Saved data entries:
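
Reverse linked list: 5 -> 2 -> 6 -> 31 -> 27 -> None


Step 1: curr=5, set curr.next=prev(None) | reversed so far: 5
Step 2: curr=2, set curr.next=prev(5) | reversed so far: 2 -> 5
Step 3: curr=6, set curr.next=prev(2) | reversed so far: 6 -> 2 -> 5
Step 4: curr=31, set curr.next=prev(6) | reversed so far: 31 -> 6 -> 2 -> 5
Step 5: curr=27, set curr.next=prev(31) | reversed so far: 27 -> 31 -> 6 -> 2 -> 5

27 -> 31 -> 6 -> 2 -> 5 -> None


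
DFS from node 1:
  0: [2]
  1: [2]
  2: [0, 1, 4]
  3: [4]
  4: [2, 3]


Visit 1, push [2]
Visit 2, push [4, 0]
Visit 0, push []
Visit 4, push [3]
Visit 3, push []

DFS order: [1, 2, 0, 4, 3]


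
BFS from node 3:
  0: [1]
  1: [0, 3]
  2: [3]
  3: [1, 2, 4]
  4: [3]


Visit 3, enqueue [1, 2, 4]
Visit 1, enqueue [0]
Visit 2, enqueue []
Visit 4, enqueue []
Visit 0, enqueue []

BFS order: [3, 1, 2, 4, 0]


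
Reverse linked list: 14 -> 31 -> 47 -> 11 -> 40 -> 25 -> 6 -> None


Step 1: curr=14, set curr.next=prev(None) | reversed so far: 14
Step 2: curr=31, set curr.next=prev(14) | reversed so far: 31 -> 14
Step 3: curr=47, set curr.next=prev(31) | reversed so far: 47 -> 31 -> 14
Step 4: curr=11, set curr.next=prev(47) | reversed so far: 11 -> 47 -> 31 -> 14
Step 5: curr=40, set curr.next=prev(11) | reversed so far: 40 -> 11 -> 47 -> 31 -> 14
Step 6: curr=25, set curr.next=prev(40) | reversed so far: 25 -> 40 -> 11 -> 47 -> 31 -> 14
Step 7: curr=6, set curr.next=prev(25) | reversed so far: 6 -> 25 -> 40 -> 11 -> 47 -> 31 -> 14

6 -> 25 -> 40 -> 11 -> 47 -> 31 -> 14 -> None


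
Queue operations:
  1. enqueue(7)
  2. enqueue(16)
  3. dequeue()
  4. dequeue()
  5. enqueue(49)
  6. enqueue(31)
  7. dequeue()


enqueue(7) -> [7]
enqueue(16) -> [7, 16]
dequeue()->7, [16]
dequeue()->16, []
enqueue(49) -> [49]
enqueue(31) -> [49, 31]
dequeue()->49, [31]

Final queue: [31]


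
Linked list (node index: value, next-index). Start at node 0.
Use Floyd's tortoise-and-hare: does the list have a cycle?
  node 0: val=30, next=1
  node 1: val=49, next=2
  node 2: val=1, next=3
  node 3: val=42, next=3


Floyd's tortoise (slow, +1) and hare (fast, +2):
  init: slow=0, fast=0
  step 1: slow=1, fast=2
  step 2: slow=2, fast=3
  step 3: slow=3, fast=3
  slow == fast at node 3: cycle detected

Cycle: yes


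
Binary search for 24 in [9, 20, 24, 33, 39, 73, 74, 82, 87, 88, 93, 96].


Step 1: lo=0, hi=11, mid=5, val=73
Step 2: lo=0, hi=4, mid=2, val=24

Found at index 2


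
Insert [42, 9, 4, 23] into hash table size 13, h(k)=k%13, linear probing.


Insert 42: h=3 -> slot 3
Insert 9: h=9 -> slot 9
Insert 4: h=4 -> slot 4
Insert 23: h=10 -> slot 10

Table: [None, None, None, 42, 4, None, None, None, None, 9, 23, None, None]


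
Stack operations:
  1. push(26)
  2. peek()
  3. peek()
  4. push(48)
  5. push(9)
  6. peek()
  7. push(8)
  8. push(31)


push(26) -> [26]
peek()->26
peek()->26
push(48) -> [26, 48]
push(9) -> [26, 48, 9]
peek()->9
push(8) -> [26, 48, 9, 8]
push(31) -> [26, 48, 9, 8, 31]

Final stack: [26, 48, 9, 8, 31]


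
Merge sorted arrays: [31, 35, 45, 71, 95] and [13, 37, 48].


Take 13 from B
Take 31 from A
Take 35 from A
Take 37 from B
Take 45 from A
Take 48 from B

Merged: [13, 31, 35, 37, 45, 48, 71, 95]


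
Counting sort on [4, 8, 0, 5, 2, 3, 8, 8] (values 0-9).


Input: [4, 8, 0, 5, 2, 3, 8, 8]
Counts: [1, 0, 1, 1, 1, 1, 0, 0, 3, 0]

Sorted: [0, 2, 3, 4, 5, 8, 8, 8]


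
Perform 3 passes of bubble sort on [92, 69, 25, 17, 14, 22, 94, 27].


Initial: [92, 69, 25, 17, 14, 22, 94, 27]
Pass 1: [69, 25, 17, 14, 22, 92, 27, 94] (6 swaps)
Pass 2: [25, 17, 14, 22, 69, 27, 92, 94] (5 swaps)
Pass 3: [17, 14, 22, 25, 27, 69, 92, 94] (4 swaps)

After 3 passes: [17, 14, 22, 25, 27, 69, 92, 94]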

What the task requires:
With every line intact, print the records above again.

Answer for this exercise:
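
Reverse linked list: 5 -> 2 -> 6 -> 31 -> 27 -> None


Step 1: curr=5, set curr.next=prev(None) | reversed so far: 5
Step 2: curr=2, set curr.next=prev(5) | reversed so far: 2 -> 5
Step 3: curr=6, set curr.next=prev(2) | reversed so far: 6 -> 2 -> 5
Step 4: curr=31, set curr.next=prev(6) | reversed so far: 31 -> 6 -> 2 -> 5
Step 5: curr=27, set curr.next=prev(31) | reversed so far: 27 -> 31 -> 6 -> 2 -> 5

27 -> 31 -> 6 -> 2 -> 5 -> None


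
DFS from node 1:
  0: [2]
  1: [2]
  2: [0, 1, 4]
  3: [4]
  4: [2, 3]


Visit 1, push [2]
Visit 2, push [4, 0]
Visit 0, push []
Visit 4, push [3]
Visit 3, push []

DFS order: [1, 2, 0, 4, 3]


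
BFS from node 3:
  0: [1]
  1: [0, 3]
  2: [3]
  3: [1, 2, 4]
  4: [3]


Visit 3, enqueue [1, 2, 4]
Visit 1, enqueue [0]
Visit 2, enqueue []
Visit 4, enqueue []
Visit 0, enqueue []

BFS order: [3, 1, 2, 4, 0]


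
Reverse linked list: 14 -> 31 -> 47 -> 11 -> 40 -> 25 -> 6 -> None


Step 1: curr=14, set curr.next=prev(None) | reversed so far: 14
Step 2: curr=31, set curr.next=prev(14) | reversed so far: 31 -> 14
Step 3: curr=47, set curr.next=prev(31) | reversed so far: 47 -> 31 -> 14
Step 4: curr=11, set curr.next=prev(47) | reversed so far: 11 -> 47 -> 31 -> 14
Step 5: curr=40, set curr.next=prev(11) | reversed so far: 40 -> 11 -> 47 -> 31 -> 14
Step 6: curr=25, set curr.next=prev(40) | reversed so far: 25 -> 40 -> 11 -> 47 -> 31 -> 14
Step 7: curr=6, set curr.next=prev(25) | reversed so far: 6 -> 25 -> 40 -> 11 -> 47 -> 31 -> 14

6 -> 25 -> 40 -> 11 -> 47 -> 31 -> 14 -> None


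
Queue operations:
  1. enqueue(7)
  2. enqueue(16)
  3. dequeue()
  4. dequeue()
  5. enqueue(49)
  6. enqueue(31)
  7. dequeue()


enqueue(7) -> [7]
enqueue(16) -> [7, 16]
dequeue()->7, [16]
dequeue()->16, []
enqueue(49) -> [49]
enqueue(31) -> [49, 31]
dequeue()->49, [31]

Final queue: [31]


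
Linked list (node index: value, next-index). Start at node 0.
Use Floyd's tortoise-and-hare: does the list have a cycle?
  node 0: val=30, next=1
  node 1: val=49, next=2
  node 2: val=1, next=3
  node 3: val=42, next=3


Floyd's tortoise (slow, +1) and hare (fast, +2):
  init: slow=0, fast=0
  step 1: slow=1, fast=2
  step 2: slow=2, fast=3
  step 3: slow=3, fast=3
  slow == fast at node 3: cycle detected

Cycle: yes


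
Binary search for 24 in [9, 20, 24, 33, 39, 73, 74, 82, 87, 88, 93, 96].


Step 1: lo=0, hi=11, mid=5, val=73
Step 2: lo=0, hi=4, mid=2, val=24

Found at index 2


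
Insert [42, 9, 4, 23] into hash table size 13, h(k)=k%13, linear probing.


Insert 42: h=3 -> slot 3
Insert 9: h=9 -> slot 9
Insert 4: h=4 -> slot 4
Insert 23: h=10 -> slot 10

Table: [None, None, None, 42, 4, None, None, None, None, 9, 23, None, None]


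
Stack operations:
  1. push(26)
  2. peek()
  3. peek()
  4. push(48)
  5. push(9)
  6. peek()
  7. push(8)
  8. push(31)


push(26) -> [26]
peek()->26
peek()->26
push(48) -> [26, 48]
push(9) -> [26, 48, 9]
peek()->9
push(8) -> [26, 48, 9, 8]
push(31) -> [26, 48, 9, 8, 31]

Final stack: [26, 48, 9, 8, 31]


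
Merge sorted arrays: [31, 35, 45, 71, 95] and [13, 37, 48].


Take 13 from B
Take 31 from A
Take 35 from A
Take 37 from B
Take 45 from A
Take 48 from B

Merged: [13, 31, 35, 37, 45, 48, 71, 95]


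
Counting sort on [4, 8, 0, 5, 2, 3, 8, 8] (values 0-9).


Input: [4, 8, 0, 5, 2, 3, 8, 8]
Counts: [1, 0, 1, 1, 1, 1, 0, 0, 3, 0]

Sorted: [0, 2, 3, 4, 5, 8, 8, 8]


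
Perform 3 passes of bubble sort on [92, 69, 25, 17, 14, 22, 94, 27].


Initial: [92, 69, 25, 17, 14, 22, 94, 27]
Pass 1: [69, 25, 17, 14, 22, 92, 27, 94] (6 swaps)
Pass 2: [25, 17, 14, 22, 69, 27, 92, 94] (5 swaps)
Pass 3: [17, 14, 22, 25, 27, 69, 92, 94] (4 swaps)

After 3 passes: [17, 14, 22, 25, 27, 69, 92, 94]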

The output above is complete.